**** Provided data ****

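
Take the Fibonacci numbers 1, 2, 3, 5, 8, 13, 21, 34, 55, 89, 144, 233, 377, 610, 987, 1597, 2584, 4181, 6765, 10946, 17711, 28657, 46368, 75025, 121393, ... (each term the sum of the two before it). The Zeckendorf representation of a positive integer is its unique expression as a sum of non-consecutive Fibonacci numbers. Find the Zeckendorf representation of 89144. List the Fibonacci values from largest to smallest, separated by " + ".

75025 + 10946 + 2584 + 377 + 144 + 55 + 13

Greedy algorithm:
89144: greatest Fibonacci not exceeding it is 75025, leaving 14119
14119: greatest Fibonacci not exceeding it is 10946, leaving 3173
3173: greatest Fibonacci not exceeding it is 2584, leaving 589
589: greatest Fibonacci not exceeding it is 377, leaving 212
212: greatest Fibonacci not exceeding it is 144, leaving 68
68: greatest Fibonacci not exceeding it is 55, leaving 13
13: greatest Fibonacci not exceeding it is 13, leaving 0
So 89144 = 75025 + 10946 + 2584 + 377 + 144 + 55 + 13, with no two terms consecutive in the sequence.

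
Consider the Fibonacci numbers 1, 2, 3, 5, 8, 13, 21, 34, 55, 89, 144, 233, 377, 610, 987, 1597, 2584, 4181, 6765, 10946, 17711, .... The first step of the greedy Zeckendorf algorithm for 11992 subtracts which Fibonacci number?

10946 ≤ 11992 < 17711, so the largest Fibonacci number not exceeding 11992 is 10946.

10946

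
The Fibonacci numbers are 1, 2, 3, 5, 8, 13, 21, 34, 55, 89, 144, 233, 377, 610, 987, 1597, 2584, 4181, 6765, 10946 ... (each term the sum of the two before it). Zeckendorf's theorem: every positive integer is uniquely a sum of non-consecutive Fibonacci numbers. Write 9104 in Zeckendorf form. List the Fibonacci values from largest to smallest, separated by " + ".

6765 + 1597 + 610 + 89 + 34 + 8 + 1

largest Fibonacci ≤ 9104 is 6765; 9104 − 6765 = 2339
largest Fibonacci ≤ 2339 is 1597; 2339 − 1597 = 742
largest Fibonacci ≤ 742 is 610; 742 − 610 = 132
largest Fibonacci ≤ 132 is 89; 132 − 89 = 43
largest Fibonacci ≤ 43 is 34; 43 − 34 = 9
largest Fibonacci ≤ 9 is 8; 9 − 8 = 1
largest Fibonacci ≤ 1 is 1; 1 − 1 = 0
So 9104 = 6765 + 1597 + 610 + 89 + 34 + 8 + 1, with no two terms consecutive in the sequence.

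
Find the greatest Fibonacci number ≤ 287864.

196418 ≤ 287864 < 317811, so the largest Fibonacci number not exceeding 287864 is 196418.

196418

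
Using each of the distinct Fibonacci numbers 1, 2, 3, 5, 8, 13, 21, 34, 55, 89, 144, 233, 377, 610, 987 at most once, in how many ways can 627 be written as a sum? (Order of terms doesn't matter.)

9

Each representation comes from the Zeckendorf form by replacing some F_k with F_{k−1} + F_{k−2} where possible.
627 = 610+13+3+1 = 610+8+5+3+1 = 377+233+13+3+1 = … (6 more), for 9 in all.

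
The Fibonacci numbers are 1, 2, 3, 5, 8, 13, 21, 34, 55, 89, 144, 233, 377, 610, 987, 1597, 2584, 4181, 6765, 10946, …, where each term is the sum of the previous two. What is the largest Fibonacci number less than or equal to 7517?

6765

6765 ≤ 7517 < 10946, so the largest Fibonacci number not exceeding 7517 is 6765.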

****

Quote all of the entries exactly as they appear.

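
Take the Fibonacci numbers 1, 2, 3, 5, 8, 13, 21, 34, 55, 89, 144, 233, 377, 610, 987, 1597, 2584, 4181, 6765, 10946, 17711, 28657, 46368, 75025, 121393, ... (each term the sum of the two before it). The Zeckendorf representation of a positive integer is its unique expression as a sum of non-consecutive Fibonacci numbers. Find the Zeckendorf representation of 89144. List the Fibonacci values from largest to smallest, separated by " + ".

75025 + 10946 + 2584 + 377 + 144 + 55 + 13

Greedy algorithm:
89144: greatest Fibonacci not exceeding it is 75025, leaving 14119
14119: greatest Fibonacci not exceeding it is 10946, leaving 3173
3173: greatest Fibonacci not exceeding it is 2584, leaving 589
589: greatest Fibonacci not exceeding it is 377, leaving 212
212: greatest Fibonacci not exceeding it is 144, leaving 68
68: greatest Fibonacci not exceeding it is 55, leaving 13
13: greatest Fibonacci not exceeding it is 13, leaving 0
So 89144 = 75025 + 10946 + 2584 + 377 + 144 + 55 + 13, with no two terms consecutive in the sequence.

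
Consider the Fibonacci numbers 1, 2, 3, 5, 8, 13, 21, 34, 55, 89, 144, 233, 377, 610, 987, 1597, 2584, 4181, 6765, 10946, 17711, .... The first step of the greedy Zeckendorf algorithm for 11992 subtracts which Fibonacci number?

10946 ≤ 11992 < 17711, so the largest Fibonacci number not exceeding 11992 is 10946.

10946

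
The Fibonacci numbers are 1, 2, 3, 5, 8, 13, 21, 34, 55, 89, 144, 233, 377, 610, 987, 1597, 2584, 4181, 6765, 10946 ... (each term the sum of the two before it). Zeckendorf's theorem: every positive integer is uniquely a sum of non-consecutive Fibonacci numbers. Write 9104 in Zeckendorf form. List the Fibonacci values from largest to smallest, separated by " + ".

6765 + 1597 + 610 + 89 + 34 + 8 + 1

largest Fibonacci ≤ 9104 is 6765; 9104 − 6765 = 2339
largest Fibonacci ≤ 2339 is 1597; 2339 − 1597 = 742
largest Fibonacci ≤ 742 is 610; 742 − 610 = 132
largest Fibonacci ≤ 132 is 89; 132 − 89 = 43
largest Fibonacci ≤ 43 is 34; 43 − 34 = 9
largest Fibonacci ≤ 9 is 8; 9 − 8 = 1
largest Fibonacci ≤ 1 is 1; 1 − 1 = 0
So 9104 = 6765 + 1597 + 610 + 89 + 34 + 8 + 1, with no two terms consecutive in the sequence.

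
Find the greatest Fibonacci number ≤ 287864.

196418 ≤ 287864 < 317811, so the largest Fibonacci number not exceeding 287864 is 196418.

196418

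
Using each of the distinct Fibonacci numbers 1, 2, 3, 5, 8, 13, 21, 34, 55, 89, 144, 233, 377, 610, 987 at most once, in how many ways can 627 be written as a sum? (Order of terms doesn't matter.)

9

Each representation comes from the Zeckendorf form by replacing some F_k with F_{k−1} + F_{k−2} where possible.
627 = 610+13+3+1 = 610+8+5+3+1 = 377+233+13+3+1 = … (6 more), for 9 in all.

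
The Fibonacci numbers are 1, 2, 3, 5, 8, 13, 21, 34, 55, 89, 144, 233, 377, 610, 987, 1597, 2584, 4181, 6765, 10946, …, where each term is the sum of the previous two. What is the largest Fibonacci number less than or equal to 7517?

6765

6765 ≤ 7517 < 10946, so the largest Fibonacci number not exceeding 7517 is 6765.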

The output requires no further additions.